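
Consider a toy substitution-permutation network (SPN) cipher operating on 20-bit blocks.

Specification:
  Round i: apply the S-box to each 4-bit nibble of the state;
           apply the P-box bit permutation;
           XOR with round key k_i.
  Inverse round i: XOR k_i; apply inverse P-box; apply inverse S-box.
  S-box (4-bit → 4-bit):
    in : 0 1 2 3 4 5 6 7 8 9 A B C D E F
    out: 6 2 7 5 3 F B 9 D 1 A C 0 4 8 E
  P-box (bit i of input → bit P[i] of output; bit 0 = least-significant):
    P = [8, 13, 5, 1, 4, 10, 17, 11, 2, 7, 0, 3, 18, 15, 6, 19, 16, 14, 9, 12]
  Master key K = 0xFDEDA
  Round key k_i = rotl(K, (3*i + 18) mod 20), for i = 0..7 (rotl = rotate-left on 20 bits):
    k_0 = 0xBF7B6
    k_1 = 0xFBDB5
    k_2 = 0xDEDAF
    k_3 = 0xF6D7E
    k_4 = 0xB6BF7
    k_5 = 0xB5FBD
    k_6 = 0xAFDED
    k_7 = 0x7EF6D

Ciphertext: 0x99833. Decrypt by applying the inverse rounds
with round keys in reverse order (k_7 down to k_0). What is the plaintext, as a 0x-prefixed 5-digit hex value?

0x599FB

s_0 = ciphertext = 0x99833
s_1 = InvRound(s_0, k_7) = 0xF8726
s_2 = InvRound(s_1, k_6) = 0x53FEA
s_3 = InvRound(s_2, k_5) = 0x1833A
s_4 = InvRound(s_3, k_4) = 0x1F5B1
s_5 = InvRound(s_4, k_3) = 0xE55BE
s_6 = InvRound(s_5, k_2) = 0x71D81
s_7 = InvRound(s_6, k_1) = 0xCA990
s_8 = InvRound(s_7, k_0) = 0x599FB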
-----
*Problem details:*
The last part of the records is the answer, beginning at the line that holds "k_4 = 0xB6BF7" and including the final line, repeated exactly.

*Completed exercise:*
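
    k_4 = 0xB6BF7
    k_5 = 0xB5FBD
    k_6 = 0xAFDED
    k_7 = 0x7EF6D

Ciphertext: 0x99833. Decrypt by applying the inverse rounds
with round keys in reverse order (k_7 down to k_0). What is the plaintext, as a 0x-prefixed 5-digit hex value?

0x599FB

s_0 = ciphertext = 0x99833
s_1 = InvRound(s_0, k_7) = 0xF8726
s_2 = InvRound(s_1, k_6) = 0x53FEA
s_3 = InvRound(s_2, k_5) = 0x1833A
s_4 = InvRound(s_3, k_4) = 0x1F5B1
s_5 = InvRound(s_4, k_3) = 0xE55BE
s_6 = InvRound(s_5, k_2) = 0x71D81
s_7 = InvRound(s_6, k_1) = 0xCA990
s_8 = InvRound(s_7, k_0) = 0x599FB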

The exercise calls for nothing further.